▶ WORK REQUIRED
Work out how many lines in the data include the string "amount"; reply with that number alone.

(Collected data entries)
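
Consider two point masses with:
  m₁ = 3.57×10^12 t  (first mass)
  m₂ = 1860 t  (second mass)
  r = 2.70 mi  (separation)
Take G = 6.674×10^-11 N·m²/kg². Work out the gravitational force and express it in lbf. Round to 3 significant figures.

F is given directly by: F = Gm₁m₂/r².
m₁ = 3.57×10^12 t = 3.570×10^15 kg; m₂ = 1860 t = 1.860×10^6 kg; r = 2.70 mi = 4345 m; G = 6.674×10^-11 N·m²/kg².
F = 23472 N  (the unit combination reduces to kg·m/s² = N)
23472 N × (1 lbf / 4.448 N) = 5277 lbf

5280 lbf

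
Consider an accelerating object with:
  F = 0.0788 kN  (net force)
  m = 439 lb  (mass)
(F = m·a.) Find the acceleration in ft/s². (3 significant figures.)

From Newton's second law: a = F/m.
F = 0.0788 kN = 78.80 N; m = 439 lb = 199.1 kg.
a = 0.3957 m/s²
0.3957 m/s² × (1 ft/s² / 0.3048 m/s²) = 1.298 ft/s²

1.30 ft/s²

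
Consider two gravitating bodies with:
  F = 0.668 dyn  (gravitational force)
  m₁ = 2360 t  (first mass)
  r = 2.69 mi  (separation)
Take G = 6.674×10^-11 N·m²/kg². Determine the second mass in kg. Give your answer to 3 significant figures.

7.95×10^5 kg

From Newton's law of gravitation: m₂ = F·r²/(G·m₁).
F = 0.668 dyn = 6.680×10^-6 N; m₁ = 2360 t = 2.360×10^6 kg; r = 2.69 mi = 4329 m; G = 6.674×10^-11 N·m²/kg².
m₂ = 7.948×10^5 kg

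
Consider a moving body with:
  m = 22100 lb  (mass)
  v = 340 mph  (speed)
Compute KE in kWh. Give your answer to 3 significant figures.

KE is given directly by: KE = ½mv².
m = 22100 lb = 10024 kg; v = 340 mph = 152.0 m/s.
KE = 1.158×10^8 J
1.158×10^8 J × (1 kWh / 3.600×10^6 J) = 32.16 kWh

32.2 kWh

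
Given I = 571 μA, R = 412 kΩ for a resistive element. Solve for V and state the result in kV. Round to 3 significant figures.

0.235 kV

From Ohm's law: V = IR.
I = 571 μA = 5.710×10^-4 A; R = 412 kΩ = 4.120×10^5 Ω.
V = 235.3 V
235.3 V × (1 kV / 1000 V) = 0.2353 kV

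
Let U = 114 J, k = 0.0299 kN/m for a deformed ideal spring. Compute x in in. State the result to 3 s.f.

Rearranging: x = √(2U/k).
U = 114 J; k = 0.0299 kN/m = 29.90 N/m.
x = 2.761 m
2.761 m × (1 in / 0.02540 m) = 108.7 in

109 in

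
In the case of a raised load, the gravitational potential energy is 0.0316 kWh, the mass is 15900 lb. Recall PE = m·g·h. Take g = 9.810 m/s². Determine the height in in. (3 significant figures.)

Rearranging PE = m·g·h for h: h = PE/(m·g).
PE = 0.0316 kWh = 1.138×10^5 J; m = 15900 lb = 7212 kg; g = 9.810 m/s².
h = 1.608 m
1.608 m × (1 in / 0.02540 m) = 63.30 in

63.3 in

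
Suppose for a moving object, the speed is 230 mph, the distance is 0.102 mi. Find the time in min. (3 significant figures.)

Solving v = d/t for t: t = d/v.
v = 230 mph = 102.8 m/s; d = 0.102 mi = 164.2 m.
t = 1.597 s
1.597 s × (1 min / 60.00 s) = 0.02661 min

0.0266 min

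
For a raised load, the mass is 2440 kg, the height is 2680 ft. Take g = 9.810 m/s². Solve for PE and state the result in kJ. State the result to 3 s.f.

Directly: PE = mgh.
m = 2440 kg; h = 2680 ft = 816.9 m; g = 9.810 m/s².
PE = 1.955×10^7 J  (the unit combination reduces to kg·m²/s² = J)
1.955×10^7 J × (1 kJ / 1000 J) = 19553 kJ

19600 kJ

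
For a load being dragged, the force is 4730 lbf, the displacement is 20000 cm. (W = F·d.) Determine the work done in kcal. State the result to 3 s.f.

1010 kcal

W is given directly by: W = F·d.
F = 4730 lbf = 21040 N; d = 20000 cm = 200.0 m.
W = 4.208×10^6 J
4.208×10^6 J × (1 kcal / 4184 J) = 1006 kcal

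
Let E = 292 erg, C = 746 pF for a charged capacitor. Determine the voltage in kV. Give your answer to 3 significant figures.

Solving E = ½C·V² for V: V = √(2E/C).
E = 292 erg = 2.920×10^-5 J; C = 746 pF = 7.460×10^-10 F.
V = 279.8 V
279.8 V × (1 kV / 1000 V) = 0.2798 kV

0.280 kV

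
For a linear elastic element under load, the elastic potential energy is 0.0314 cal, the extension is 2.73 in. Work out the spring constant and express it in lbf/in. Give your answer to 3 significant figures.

0.312 lbf/in

Rearranging: k = 2U/x².
U = 0.0314 cal = 0.1314 J; x = 2.73 in = 0.06934 m.
k = 54.65 N/m
54.65 N/m × (1 lbf/in / 175.1 N/m) = 0.3120 lbf/in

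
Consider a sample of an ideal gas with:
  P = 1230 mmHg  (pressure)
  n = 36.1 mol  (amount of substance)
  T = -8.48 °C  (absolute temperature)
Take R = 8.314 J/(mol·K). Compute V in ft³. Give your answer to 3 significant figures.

From the ideal-gas law: V = nRT/P.
P = 1230 mmHg = 1.640×10^5 Pa; n = 36.1 mol; T = -8.48 °C = 264.7 K; R = 8.314 J/(mol·K).
V = 0.4844 m³
0.4844 m³ × (1 ft³ / 0.02832 m³) = 17.11 ft³

17.1 ft³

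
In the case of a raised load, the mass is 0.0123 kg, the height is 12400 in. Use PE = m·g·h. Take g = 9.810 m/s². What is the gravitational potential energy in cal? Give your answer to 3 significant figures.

PE is given directly by: PE = mgh.
m = 0.0123 kg; h = 12400 in = 315.0 m; g = 9.810 m/s².
PE = 38.00 J  (the unit combination reduces to kg·m²/s² = J)
38.00 J × (1 cal / 4.184 J) = 9.083 cal

9.08 cal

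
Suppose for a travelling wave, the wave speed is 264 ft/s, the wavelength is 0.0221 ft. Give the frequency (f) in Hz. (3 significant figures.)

11900 Hz

Rearranging v = f·λ for f: f = v/λ.
v = 264 ft/s = 80.47 m/s; λ = 0.0221 ft = 0.006736 m.
f = 11946 Hz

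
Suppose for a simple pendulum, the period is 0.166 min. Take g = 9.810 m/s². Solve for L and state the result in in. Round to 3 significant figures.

Solving T = 2π√(L/g) for L: L = g·(T/2π)².
T = 0.166 min = 9.960 s; g = 9.810 m/s².
L = 24.65 m
24.65 m × (1 in / 0.02540 m) = 970.5 in

970 in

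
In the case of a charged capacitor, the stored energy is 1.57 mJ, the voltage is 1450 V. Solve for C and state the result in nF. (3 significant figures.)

1.49 nF

Rearranging E = ½C·V² for C: C = 2E/V².
E = 1.57 mJ = 0.001570 J; V = 1450 V.
C = 1.493×10^-9 F
1.493×10^-9 F × (1 nF / 1.000×10^-9 F) = 1.493 nF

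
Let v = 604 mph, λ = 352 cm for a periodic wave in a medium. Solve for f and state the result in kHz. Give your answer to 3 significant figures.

Rearranging: f = v/λ.
v = 604 mph = 270.0 m/s; λ = 352 cm = 3.520 m.
f = 76.71 Hz
76.71 Hz × (1 kHz / 1000 Hz) = 0.07671 kHz

0.0767 kHz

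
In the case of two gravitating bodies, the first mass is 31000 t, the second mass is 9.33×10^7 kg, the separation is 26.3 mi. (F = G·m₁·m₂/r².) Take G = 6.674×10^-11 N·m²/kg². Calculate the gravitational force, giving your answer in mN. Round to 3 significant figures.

0.108 mN

From Newton's law of gravitation: F = Gm₁m₂/r².
m₁ = 31000 t = 3.100×10^7 kg; m₂ = 9.33×10^7 kg; r = 26.3 mi = 42326 m; G = 6.674×10^-11 N·m²/kg².
F = 1.078×10^-4 N
1.078×10^-4 N × (1 mN / 0.001000 N) = 0.1078 mN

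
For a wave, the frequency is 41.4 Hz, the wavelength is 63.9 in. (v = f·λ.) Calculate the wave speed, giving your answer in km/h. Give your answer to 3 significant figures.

242 km/h

v is given directly by: v = fλ.
f = 41.4 Hz; λ = 63.9 in = 1.623 m.
v = 67.19 m/s
67.19 m/s × (1 km/h / 0.2778 m/s) = 241.9 km/h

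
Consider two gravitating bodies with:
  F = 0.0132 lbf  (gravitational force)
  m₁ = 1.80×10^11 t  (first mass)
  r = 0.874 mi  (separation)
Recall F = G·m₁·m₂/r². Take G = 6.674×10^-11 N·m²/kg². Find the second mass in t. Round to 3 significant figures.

0.00967 t

From Newton's law of gravitation: m₂ = F·r²/(G·m₁).
F = 0.0132 lbf = 0.05872 N; m₁ = 1.80×10^11 t = 1.800×10^14 kg; r = 0.874 mi = 1407 m; G = 6.674×10^-11 N·m²/kg².
m₂ = 9.670 kg
9.670 kg × (1 t / 1000 kg) = 0.009670 t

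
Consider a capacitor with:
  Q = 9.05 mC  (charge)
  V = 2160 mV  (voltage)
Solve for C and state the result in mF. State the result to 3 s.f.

C is given directly by: C = Q/V.
Q = 9.05 mC = 0.009050 C; V = 2160 mV = 2.160 V.
C = 0.004190 F
0.004190 F × (1 mF / 0.001000 F) = 4.190 mF

4.19 mF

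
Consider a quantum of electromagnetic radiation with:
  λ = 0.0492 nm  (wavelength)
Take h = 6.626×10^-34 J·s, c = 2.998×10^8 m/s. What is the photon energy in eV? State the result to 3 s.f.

25200 eV

Directly: E = hc/λ.
λ = 0.0492 nm = 4.920×10^-11 m; h = 6.626×10^-34 J·s; c = 2.998×10^8 m/s.
E = 4.038×10^-15 J  (the unit combination reduces to kg·m²/s² = J)
4.038×10^-15 J × (1 eV / 1.602×10^-19 J) = 25200 eV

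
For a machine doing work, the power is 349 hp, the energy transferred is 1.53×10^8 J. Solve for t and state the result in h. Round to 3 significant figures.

Rearranging P = W/t for t: t = W/P.
P = 349 hp = 2.602×10^5 W; W = 1.53×10^8 J.
t = 587.9 s
587.9 s × (1 h / 3600 s) = 0.1633 h

0.163 h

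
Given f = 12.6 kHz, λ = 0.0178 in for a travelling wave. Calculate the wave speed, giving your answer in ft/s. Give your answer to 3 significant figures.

Directly: v = fλ.
f = 12.6 kHz = 12600 Hz; λ = 0.0178 in = 4.521×10^-4 m.
v = 5.697 m/s
5.697 m/s × (1 ft/s / 0.3048 m/s) = 18.69 ft/s

18.7 ft/s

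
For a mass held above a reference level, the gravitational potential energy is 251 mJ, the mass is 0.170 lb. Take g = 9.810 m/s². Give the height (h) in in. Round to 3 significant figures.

13.1 in

Solving PE = m·g·h for h: h = PE/(m·g).
PE = 251 mJ = 0.2510 J; m = 0.170 lb = 0.07711 kg; g = 9.810 m/s².
h = 0.3318 m
0.3318 m × (1 in / 0.02540 m) = 13.06 in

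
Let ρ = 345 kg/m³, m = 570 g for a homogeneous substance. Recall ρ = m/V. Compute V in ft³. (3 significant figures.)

0.0583 ft³

Rearranging: V = m/ρ.
ρ = 345 kg/m³; m = 570 g = 0.5700 kg.
V = 0.001652 m³
0.001652 m³ × (1 ft³ / 0.02832 m³) = 0.05835 ft³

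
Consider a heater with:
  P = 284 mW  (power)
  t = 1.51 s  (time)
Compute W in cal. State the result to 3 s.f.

Rearranging: W = P·t.
P = 284 mW = 0.2840 W; t = 1.51 s.
W = 0.4288 J  (the unit combination reduces to kg·m²/s² = J)
0.4288 J × (1 cal / 4.184 J) = 0.1025 cal

0.102 cal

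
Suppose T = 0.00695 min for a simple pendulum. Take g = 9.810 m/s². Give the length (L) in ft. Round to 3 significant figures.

0.142 ft

Rearranging T = 2π√(L/g) for L: L = g·(T/2π)².
T = 0.00695 min = 0.4170 s; g = 9.810 m/s².
L = 0.04321 m
0.04321 m × (1 ft / 0.3048 m) = 0.1418 ft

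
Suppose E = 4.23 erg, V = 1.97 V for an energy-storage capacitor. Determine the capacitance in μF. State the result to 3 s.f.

Rearranging: C = 2E/V².
E = 4.23 erg = 4.230×10^-7 J; V = 1.97 V.
C = 2.180×10^-7 F
2.180×10^-7 F × (1 μF / 1.000×10^-6 F) = 0.2180 μF

0.218 μF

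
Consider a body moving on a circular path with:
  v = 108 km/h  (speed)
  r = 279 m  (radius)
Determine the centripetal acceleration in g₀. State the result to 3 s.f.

a is given directly by: a = v²/r.
v = 108 km/h = 30.00 m/s; r = 279 m.
a = 3.226 m/s²
3.226 m/s² × (1 g₀ / 9.807 m/s²) = 0.3289 g₀

0.329 g₀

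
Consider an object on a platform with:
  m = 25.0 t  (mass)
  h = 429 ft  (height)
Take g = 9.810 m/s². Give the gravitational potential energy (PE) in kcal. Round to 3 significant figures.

PE is given directly by: PE = mgh.
m = 25.0 t = 25000 kg; h = 429 ft = 130.8 m; g = 9.810 m/s².
PE = 3.207×10^7 J  (the unit combination reduces to kg·m²/s² = J)
3.207×10^7 J × (1 kcal / 4184 J) = 7665 kcal

7660 kcal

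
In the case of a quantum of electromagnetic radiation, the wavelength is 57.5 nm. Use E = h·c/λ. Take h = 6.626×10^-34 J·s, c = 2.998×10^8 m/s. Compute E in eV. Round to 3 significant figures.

E is given directly by: E = hc/λ.
λ = 57.5 nm = 5.750×10^-8 m; h = 6.626×10^-34 J·s; c = 2.998×10^8 m/s.
E = 3.455×10^-18 J
3.455×10^-18 J × (1 eV / 1.602×10^-19 J) = 21.56 eV

21.6 eV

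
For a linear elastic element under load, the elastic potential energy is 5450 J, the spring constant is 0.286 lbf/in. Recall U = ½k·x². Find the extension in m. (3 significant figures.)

Rearranging U = ½k·x² for x: x = √(2U/k).
U = 5450 J; k = 0.286 lbf/in = 50.09 N/m.
x = 14.75 m

14.8 m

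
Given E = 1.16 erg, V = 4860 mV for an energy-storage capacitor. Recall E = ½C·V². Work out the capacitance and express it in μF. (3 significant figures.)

Solving E = ½C·V² for C: C = 2E/V².
E = 1.16 erg = 1.160×10^-7 J; V = 4860 mV = 4.860 V.
C = 9.822×10^-9 F
9.822×10^-9 F × (1 μF / 1.000×10^-6 F) = 0.009822 μF

0.00982 μF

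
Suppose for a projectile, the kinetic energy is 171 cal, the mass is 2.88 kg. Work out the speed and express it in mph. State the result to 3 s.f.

Rearranging: v = √(2·KE/m).
KE = 171 cal = 715.5 J; m = 2.88 kg.
v = 22.29 m/s
22.29 m/s × (1 mph / 0.4470 m/s) = 49.86 mph

49.9 mph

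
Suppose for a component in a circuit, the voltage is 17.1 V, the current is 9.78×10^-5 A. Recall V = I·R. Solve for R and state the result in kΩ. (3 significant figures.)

From Ohm's law: R = V/I.
V = 17.1 V; I = 9.78×10^-5 A.
R = 1.748×10^5 Ω
1.748×10^5 Ω × (1 kΩ / 1000 Ω) = 174.8 kΩ

175 kΩ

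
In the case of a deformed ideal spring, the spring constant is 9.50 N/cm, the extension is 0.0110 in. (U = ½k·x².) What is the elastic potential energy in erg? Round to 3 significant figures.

U is given directly by: U = ½kx².
k = 9.50 N/cm = 950.0 N/m; x = 0.0110 in = 2.794×10^-4 m.
U = 3.708×10^-5 J
3.708×10^-5 J × (1 erg / 1.000×10^-7 J) = 370.8 erg

371 erg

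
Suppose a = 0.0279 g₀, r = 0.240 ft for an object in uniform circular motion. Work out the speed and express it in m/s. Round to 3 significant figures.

0.141 m/s

Solving a = v²/r for v: v = √(a·r).
a = 0.0279 g₀ = 0.2736 m/s²; r = 0.240 ft = 0.07315 m.
v = 0.1415 m/s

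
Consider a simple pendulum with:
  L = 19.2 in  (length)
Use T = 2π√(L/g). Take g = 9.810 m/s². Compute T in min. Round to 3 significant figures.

0.0233 min

Directly: T = 2π√(L/g).
L = 19.2 in = 0.4877 m; g = 9.810 m/s².
T = 1.401 s
1.401 s × (1 min / 60.00 s) = 0.02335 min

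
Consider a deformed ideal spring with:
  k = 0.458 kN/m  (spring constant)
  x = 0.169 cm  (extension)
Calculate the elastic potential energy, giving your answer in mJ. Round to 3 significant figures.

U is given directly by: U = ½kx².
k = 0.458 kN/m = 458.0 N/m; x = 0.169 cm = 0.001690 m.
U = 6.540×10^-4 J
6.540×10^-4 J × (1 mJ / 0.001000 J) = 0.6540 mJ

0.654 mJ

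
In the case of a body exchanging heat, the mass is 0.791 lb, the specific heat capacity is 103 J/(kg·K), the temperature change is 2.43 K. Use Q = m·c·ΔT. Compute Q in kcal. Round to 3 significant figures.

Q is given directly by: Q = mcΔT.
m = 0.791 lb = 0.3588 kg; c = 103 J/(kg·K); ΔT = 2.43 K.
Q = 89.80 J  (the unit combination reduces to kg·m²/s² = J)
89.80 J × (1 kcal / 4184 J) = 0.02146 kcal

0.0215 kcal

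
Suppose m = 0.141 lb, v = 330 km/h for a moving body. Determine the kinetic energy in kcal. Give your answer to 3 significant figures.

Directly: KE = ½mv².
m = 0.141 lb = 0.06396 kg; v = 330 km/h = 91.67 m/s.
KE = 268.7 J
268.7 J × (1 kcal / 4184 J) = 0.06422 kcal

0.0642 kcal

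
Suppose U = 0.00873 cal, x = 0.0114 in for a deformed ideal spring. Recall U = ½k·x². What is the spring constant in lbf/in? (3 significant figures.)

4980 lbf/in

Rearranging: k = 2U/x².
U = 0.00873 cal = 0.03653 J; x = 0.0114 in = 2.896×10^-4 m.
k = 8.713×10^5 N/m
8.713×10^5 N/m × (1 lbf/in / 175.1 N/m) = 4975 lbf/in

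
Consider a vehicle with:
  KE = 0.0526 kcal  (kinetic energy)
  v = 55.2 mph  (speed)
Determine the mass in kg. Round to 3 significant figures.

0.723 kg

Solving KE = ½mv² for m: m = 2·KE/v².
KE = 0.0526 kcal = 220.1 J; v = 55.2 mph = 24.68 m/s.
m = 0.7228 kg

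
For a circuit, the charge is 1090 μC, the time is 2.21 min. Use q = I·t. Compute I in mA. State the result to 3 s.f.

0.00822 mA

Rearranging: I = q/t.
q = 1090 μC = 0.001090 C; t = 2.21 min = 132.6 s.
I = 8.220×10^-6 A
8.220×10^-6 A × (1 mA / 0.001000 A) = 0.008220 mA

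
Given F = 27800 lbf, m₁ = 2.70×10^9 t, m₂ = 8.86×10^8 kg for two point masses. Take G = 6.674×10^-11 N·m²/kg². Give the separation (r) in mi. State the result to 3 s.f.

Solving F = G·m₁·m₂/r² for r: r = √(G·m₁m₂/F).
F = 27800 lbf = 1.237×10^5 N; m₁ = 2.70×10^9 t = 2.700×10^12 kg; m₂ = 8.86×10^8 kg; G = 6.674×10^-11 N·m²/kg².
r = 1136 m
1136 m × (1 mi / 1609 m) = 0.7060 mi

0.706 mi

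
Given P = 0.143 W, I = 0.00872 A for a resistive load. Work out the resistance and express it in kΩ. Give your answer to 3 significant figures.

Rearranging: R = P/I².
P = 0.143 W; I = 0.00872 A.
R = 1881 Ω
1881 Ω × (1 kΩ / 1000 Ω) = 1.881 kΩ

1.88 kΩ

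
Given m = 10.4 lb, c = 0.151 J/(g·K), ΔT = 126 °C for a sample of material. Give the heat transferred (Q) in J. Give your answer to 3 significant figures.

89800 J

Directly: Q = mcΔT.
m = 10.4 lb = 4.717 kg; c = 0.151 J/(g·K) = 151.0 J/(kg·K); ΔT = 126 °C = 126.0 K.
Q = 89753 J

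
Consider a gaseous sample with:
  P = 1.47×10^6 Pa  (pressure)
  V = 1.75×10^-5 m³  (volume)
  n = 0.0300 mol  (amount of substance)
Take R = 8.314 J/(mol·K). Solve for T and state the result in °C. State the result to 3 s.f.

-170 °C

From the ideal-gas law: T = PV/(nR).
P = 1.47×10^6 Pa; V = 1.75×10^-5 m³; n = 0.0300 mol; R = 8.314 J/(mol·K).
T = 103.1 K
103.1 K − 273.15 = -170.0 °C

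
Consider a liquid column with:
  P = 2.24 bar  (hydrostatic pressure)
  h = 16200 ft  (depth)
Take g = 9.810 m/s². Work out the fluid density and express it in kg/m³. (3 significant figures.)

Rearranging: ρ = P/(g·h).
P = 2.24 bar = 2.240×10^5 Pa; h = 16200 ft = 4938 m; g = 9.810 m/s².
ρ = 4.624 kg/m³

4.62 kg/m³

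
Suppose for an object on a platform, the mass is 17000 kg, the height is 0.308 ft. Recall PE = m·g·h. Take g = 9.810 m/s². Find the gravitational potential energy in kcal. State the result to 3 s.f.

Directly: PE = mgh.
m = 17000 kg; h = 0.308 ft = 0.09388 m; g = 9.810 m/s².
PE = 15656 J
15656 J × (1 kcal / 4184 J) = 3.742 kcal

3.74 kcal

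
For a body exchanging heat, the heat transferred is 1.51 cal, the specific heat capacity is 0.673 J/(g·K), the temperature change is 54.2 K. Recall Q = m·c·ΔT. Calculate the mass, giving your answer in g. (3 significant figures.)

Rearranging: m = Q/(c·ΔT).
Q = 1.51 cal = 6.318 J; c = 0.673 J/(g·K) = 673.0 J/(kg·K); ΔT = 54.2 K.
m = 1.732×10^-4 kg
1.732×10^-4 kg × (1 g / 0.001000 kg) = 0.1732 g

0.173 g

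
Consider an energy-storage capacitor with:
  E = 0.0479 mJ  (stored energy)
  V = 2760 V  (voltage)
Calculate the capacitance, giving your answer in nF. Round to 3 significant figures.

0.0126 nF

Rearranging E = ½C·V² for C: C = 2E/V².
E = 0.0479 mJ = 4.790×10^-5 J; V = 2760 V.
C = 1.258×10^-11 F
1.258×10^-11 F × (1 nF / 1.000×10^-9 F) = 0.01258 nF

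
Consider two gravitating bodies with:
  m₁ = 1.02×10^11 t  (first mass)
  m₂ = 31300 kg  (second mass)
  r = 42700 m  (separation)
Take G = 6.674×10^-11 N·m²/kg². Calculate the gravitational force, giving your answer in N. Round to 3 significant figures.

0.117 N

From Newton's law of gravitation: F = Gm₁m₂/r².
m₁ = 1.02×10^11 t = 1.020×10^14 kg; m₂ = 31300 kg; r = 42700 m; G = 6.674×10^-11 N·m²/kg².
F = 0.1169 N  (the unit combination reduces to kg·m/s² = N)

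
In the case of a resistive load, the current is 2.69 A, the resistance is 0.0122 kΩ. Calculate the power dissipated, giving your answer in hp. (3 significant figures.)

Directly: P = I²R.
I = 2.69 A; R = 0.0122 kΩ = 12.20 Ω.
P = 88.28 W
88.28 W × (1 hp / 745.7 W) = 0.1184 hp

0.118 hp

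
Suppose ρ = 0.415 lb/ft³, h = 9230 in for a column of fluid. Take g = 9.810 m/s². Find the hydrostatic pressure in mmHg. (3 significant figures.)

Directly: P = ρgh.
ρ = 0.415 lb/ft³ = 6.648 kg/m³; h = 9230 in = 234.4 m; g = 9.810 m/s².
P = 15289 Pa  (the unit combination reduces to kg/(m·s²) = Pa)
15289 Pa × (1 mmHg / 133.3 Pa) = 114.7 mmHg

115 mmHg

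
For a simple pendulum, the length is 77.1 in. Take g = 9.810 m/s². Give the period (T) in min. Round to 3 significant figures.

Directly: T = 2π√(L/g).
L = 77.1 in = 1.958 m; g = 9.810 m/s².
T = 2.807 s
2.807 s × (1 min / 60.00 s) = 0.04679 min

0.0468 min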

▶ THE ANSWER
2